**To do**
Set down the listing below verbatim, but only from its first line through the line containing "ED = -1332/157".

****

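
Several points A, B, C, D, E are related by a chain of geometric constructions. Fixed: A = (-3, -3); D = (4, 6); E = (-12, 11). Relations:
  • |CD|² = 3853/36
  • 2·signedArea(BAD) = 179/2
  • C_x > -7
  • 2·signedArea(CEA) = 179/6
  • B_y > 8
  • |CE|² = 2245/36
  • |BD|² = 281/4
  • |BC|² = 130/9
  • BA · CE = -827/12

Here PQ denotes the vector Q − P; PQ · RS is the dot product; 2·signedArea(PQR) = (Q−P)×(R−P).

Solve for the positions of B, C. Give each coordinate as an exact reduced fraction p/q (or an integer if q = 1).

1. C_x = -19/3  [line 14·x + 9·y + 235/6 = 0 ∩ |CE|² = 2245/36]
2. C_y = 11/2  [line 14·x + 9·y + 235/6 = 0 ∩ |CE|² = 2245/36]
   → C = (-19/3, 11/2)
3. B_x = -4  [BA · CE = -827/12 ∩ 2·signedArea(BAD) = 179/2]
4. B_y = 17/2  [BA · CE = -827/12 ∩ 2·signedArea(BAD) = 179/2]
   → B = (-4, 17/2)

B = (-4, 17/2)
C = (-19/3, 11/2)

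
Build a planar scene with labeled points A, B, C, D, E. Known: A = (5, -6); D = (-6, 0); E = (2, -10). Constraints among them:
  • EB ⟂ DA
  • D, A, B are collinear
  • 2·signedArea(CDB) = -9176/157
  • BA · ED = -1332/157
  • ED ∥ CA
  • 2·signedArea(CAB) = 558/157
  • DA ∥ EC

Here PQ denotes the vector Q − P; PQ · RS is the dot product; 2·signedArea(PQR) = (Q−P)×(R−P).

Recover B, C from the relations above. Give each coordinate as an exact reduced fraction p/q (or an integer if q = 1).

1. B_x = 686/157  [D, A, B are collinear ∩ EB ⟂ DA]
2. B_y = -888/157  [D, A, B are collinear ∩ EB ⟂ DA]
   → B = (686/157, -888/157)
3. C_x = 13  [ED ∥ CA ∩ DA ∥ EC]
4. C_y = -16  [ED ∥ CA ∩ DA ∥ EC]
   → C = (13, -16)

B = (686/157, -888/157)
C = (13, -16)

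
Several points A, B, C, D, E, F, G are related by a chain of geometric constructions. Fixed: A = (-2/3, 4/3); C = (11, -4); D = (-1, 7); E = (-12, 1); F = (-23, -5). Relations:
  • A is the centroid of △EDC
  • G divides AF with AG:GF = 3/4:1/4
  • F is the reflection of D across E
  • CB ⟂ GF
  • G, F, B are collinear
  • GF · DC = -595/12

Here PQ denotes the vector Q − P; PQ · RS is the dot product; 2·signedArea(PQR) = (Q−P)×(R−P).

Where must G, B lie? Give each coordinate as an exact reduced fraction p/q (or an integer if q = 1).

B = (42349/4850, 19393/4850)
G = (-209/12, -41/12)

1. G_x = -209/12  [G divides AF with AG:GF = 3/4:1/4]
2. G_y = -41/12  [G divides AF with AG:GF = 3/4:1/4]
   → G = (-209/12, -41/12)
3. B_x = 42349/4850  [G, F, B are collinear ∩ CB ⟂ GF]
4. B_y = 19393/4850  [G, F, B are collinear ∩ CB ⟂ GF]
   → B = (42349/4850, 19393/4850)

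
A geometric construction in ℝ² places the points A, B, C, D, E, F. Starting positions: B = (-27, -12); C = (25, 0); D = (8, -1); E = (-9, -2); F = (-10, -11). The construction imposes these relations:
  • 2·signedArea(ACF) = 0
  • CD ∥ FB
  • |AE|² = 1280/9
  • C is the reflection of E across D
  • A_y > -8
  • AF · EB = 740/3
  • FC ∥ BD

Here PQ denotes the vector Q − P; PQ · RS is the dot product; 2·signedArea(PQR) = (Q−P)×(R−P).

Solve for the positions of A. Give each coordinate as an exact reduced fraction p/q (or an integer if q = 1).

A = (5/3, -22/3)

1. A_x = 5/3  [2·signedArea(ACF) = 0 ∩ AF · EB = 740/3]
2. A_y = -22/3  [2·signedArea(ACF) = 0 ∩ AF · EB = 740/3]
   → A = (5/3, -22/3)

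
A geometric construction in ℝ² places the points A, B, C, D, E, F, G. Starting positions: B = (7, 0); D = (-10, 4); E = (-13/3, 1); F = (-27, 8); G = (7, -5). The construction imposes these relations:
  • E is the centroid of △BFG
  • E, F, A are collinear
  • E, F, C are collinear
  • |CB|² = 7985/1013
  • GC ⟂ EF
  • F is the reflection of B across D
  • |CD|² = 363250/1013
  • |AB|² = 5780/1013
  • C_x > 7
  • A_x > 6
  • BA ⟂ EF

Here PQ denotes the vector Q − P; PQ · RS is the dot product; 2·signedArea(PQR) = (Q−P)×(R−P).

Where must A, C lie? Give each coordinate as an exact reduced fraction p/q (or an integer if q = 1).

A = (6377/1013, -2312/1013)
C = (7805/1013, -2753/1013)

1. A_x = 6377/1013  [E, F, A are collinear ∩ BA ⟂ EF]
2. A_y = -2312/1013  [E, F, A are collinear ∩ BA ⟂ EF]
   → A = (6377/1013, -2312/1013)
3. C_x = 7805/1013  [E, F, C are collinear ∩ GC ⟂ EF]
4. C_y = -2753/1013  [E, F, C are collinear ∩ GC ⟂ EF]
   → C = (7805/1013, -2753/1013)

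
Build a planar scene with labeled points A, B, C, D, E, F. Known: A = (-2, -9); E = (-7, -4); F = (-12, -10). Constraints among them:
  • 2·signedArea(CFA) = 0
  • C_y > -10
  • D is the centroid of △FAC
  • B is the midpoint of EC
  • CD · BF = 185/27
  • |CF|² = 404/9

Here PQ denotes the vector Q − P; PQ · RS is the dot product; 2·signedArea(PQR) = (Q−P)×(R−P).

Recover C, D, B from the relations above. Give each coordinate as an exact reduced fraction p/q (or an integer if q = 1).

B = (-37/6, -20/3)
C = (-16/3, -28/3)
D = (-58/9, -85/9)

1. C_x = -16/3  [line -1·x + 10·y + 88 = 0 ∩ |CF|² = 404/9]
2. C_y = -28/3  [line -1·x + 10·y + 88 = 0 ∩ |CF|² = 404/9]
   → C = (-16/3, -28/3)
3. D_x = -58/9  [D is the centroid of △FAC]
4. D_y = -85/9  [D is the centroid of △FAC]
   → D = (-58/9, -85/9)
5. B_x = -37/6  [B is the midpoint of EC]
6. B_y = -20/3  [B is the midpoint of EC]
   → B = (-37/6, -20/3)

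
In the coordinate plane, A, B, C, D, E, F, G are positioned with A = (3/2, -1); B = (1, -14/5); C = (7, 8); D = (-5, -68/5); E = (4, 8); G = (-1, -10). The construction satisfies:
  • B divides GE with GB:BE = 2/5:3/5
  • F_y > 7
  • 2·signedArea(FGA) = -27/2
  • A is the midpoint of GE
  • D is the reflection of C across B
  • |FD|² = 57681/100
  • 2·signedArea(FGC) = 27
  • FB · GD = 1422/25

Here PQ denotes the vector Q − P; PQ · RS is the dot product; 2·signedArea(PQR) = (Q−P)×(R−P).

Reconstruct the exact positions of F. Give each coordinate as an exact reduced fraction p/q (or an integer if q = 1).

F = (11/2, 8)

1. F_x = 11/2  [FB · GD = 1422/25 ∩ 2·signedArea(FGC) = 27]
2. F_y = 8  [FB · GD = 1422/25 ∩ 2·signedArea(FGC) = 27]
   → F = (11/2, 8)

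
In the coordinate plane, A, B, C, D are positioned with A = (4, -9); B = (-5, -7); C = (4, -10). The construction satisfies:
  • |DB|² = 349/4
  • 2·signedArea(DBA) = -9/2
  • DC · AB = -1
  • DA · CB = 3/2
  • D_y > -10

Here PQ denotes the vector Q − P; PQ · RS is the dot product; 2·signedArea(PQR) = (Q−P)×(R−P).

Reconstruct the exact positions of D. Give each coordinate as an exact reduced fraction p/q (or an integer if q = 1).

1. D_x = 4  [DA · CB = 3/2 ∩ 2·signedArea(DBA) = -9/2]
2. D_y = -19/2  [DA · CB = 3/2 ∩ 2·signedArea(DBA) = -9/2]
   → D = (4, -19/2)

D = (4, -19/2)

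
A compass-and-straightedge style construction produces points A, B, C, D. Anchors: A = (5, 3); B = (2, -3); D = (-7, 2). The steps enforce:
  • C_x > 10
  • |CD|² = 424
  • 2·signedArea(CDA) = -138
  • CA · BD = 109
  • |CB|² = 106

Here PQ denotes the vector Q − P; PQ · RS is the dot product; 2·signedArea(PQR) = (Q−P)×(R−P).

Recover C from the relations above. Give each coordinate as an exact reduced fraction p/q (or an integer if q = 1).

C = (11, -8)

1. C_x = 11  [CA · BD = 109 ∩ 2·signedArea(CDA) = -138]
2. C_y = -8  [CA · BD = 109 ∩ 2·signedArea(CDA) = -138]
   → C = (11, -8)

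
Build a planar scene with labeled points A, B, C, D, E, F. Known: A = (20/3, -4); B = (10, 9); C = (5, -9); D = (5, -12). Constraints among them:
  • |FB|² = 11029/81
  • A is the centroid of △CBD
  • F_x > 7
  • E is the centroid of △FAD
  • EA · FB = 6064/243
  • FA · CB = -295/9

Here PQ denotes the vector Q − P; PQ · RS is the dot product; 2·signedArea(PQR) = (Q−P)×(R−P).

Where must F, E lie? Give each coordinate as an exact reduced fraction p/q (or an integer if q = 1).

1. F_x = 65/9  [line -5·x + -18·y + -53/9 = 0 ∩ |FB|² = 11029/81]
2. F_y = -7/3  [line -5·x + -18·y + -53/9 = 0 ∩ |FB|² = 11029/81]
   → F = (65/9, -7/3)
3. E_x = 170/27  [E is the centroid of △FAD]
4. E_y = -55/9  [E is the centroid of △FAD]
   → E = (170/27, -55/9)

E = (170/27, -55/9)
F = (65/9, -7/3)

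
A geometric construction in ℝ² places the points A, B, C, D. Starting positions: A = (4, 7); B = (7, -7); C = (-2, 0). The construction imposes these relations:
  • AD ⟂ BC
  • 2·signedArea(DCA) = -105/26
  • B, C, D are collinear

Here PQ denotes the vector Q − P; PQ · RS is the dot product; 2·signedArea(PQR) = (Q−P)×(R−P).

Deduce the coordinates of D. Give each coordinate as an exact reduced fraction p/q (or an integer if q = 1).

D = (-43/26, -7/26)

1. D_x = -43/26  [B, C, D are collinear ∩ AD ⟂ BC]
2. D_y = -7/26  [B, C, D are collinear ∩ AD ⟂ BC]
   → D = (-43/26, -7/26)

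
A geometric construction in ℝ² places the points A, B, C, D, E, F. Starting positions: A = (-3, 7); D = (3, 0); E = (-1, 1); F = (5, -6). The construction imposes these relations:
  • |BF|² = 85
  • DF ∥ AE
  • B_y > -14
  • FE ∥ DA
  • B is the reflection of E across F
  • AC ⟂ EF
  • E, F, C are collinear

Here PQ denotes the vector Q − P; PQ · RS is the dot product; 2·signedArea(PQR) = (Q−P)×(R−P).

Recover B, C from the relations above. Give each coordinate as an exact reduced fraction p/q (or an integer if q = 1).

1. B_x = 11  [B is the reflection of E across F]
2. B_y = -13  [B is the reflection of E across F]
   → B = (11, -13)
3. C_x = -409/85  [E, F, C are collinear ∩ AC ⟂ EF]
4. C_y = 463/85  [E, F, C are collinear ∩ AC ⟂ EF]
   → C = (-409/85, 463/85)

B = (11, -13)
C = (-409/85, 463/85)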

****

**Solution below**
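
Several points A, B, C, D, E are related by a chain of geometric constructions. Fixed: A = (-3, -3); D = (4, 6); E = (-12, 11). Relations:
  • |CD|² = 3853/36
  • 2·signedArea(BAD) = 179/2
  • C_x > -7
  • 2·signedArea(CEA) = 179/6
  • B_y > 8
  • |CE|² = 2245/36
  • |BD|² = 281/4
  • |BC|² = 130/9
  • BA · CE = -827/12

Here PQ denotes the vector Q − P; PQ · RS is the dot product; 2·signedArea(PQR) = (Q−P)×(R−P).

Solve for the positions of B, C. Give each coordinate as an exact reduced fraction p/q (or an integer if q = 1).

1. C_x = -19/3  [line 14·x + 9·y + 235/6 = 0 ∩ |CE|² = 2245/36]
2. C_y = 11/2  [line 14·x + 9·y + 235/6 = 0 ∩ |CE|² = 2245/36]
   → C = (-19/3, 11/2)
3. B_x = -4  [BA · CE = -827/12 ∩ 2·signedArea(BAD) = 179/2]
4. B_y = 17/2  [BA · CE = -827/12 ∩ 2·signedArea(BAD) = 179/2]
   → B = (-4, 17/2)

B = (-4, 17/2)
C = (-19/3, 11/2)

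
Build a planar scene with labeled points A, B, C, D, E. Known: A = (5, -6); D = (-6, 0); E = (2, -10). Constraints among them:
  • EB ⟂ DA
  • D, A, B are collinear
  • 2·signedArea(CDB) = -9176/157
  • BA · ED = -1332/157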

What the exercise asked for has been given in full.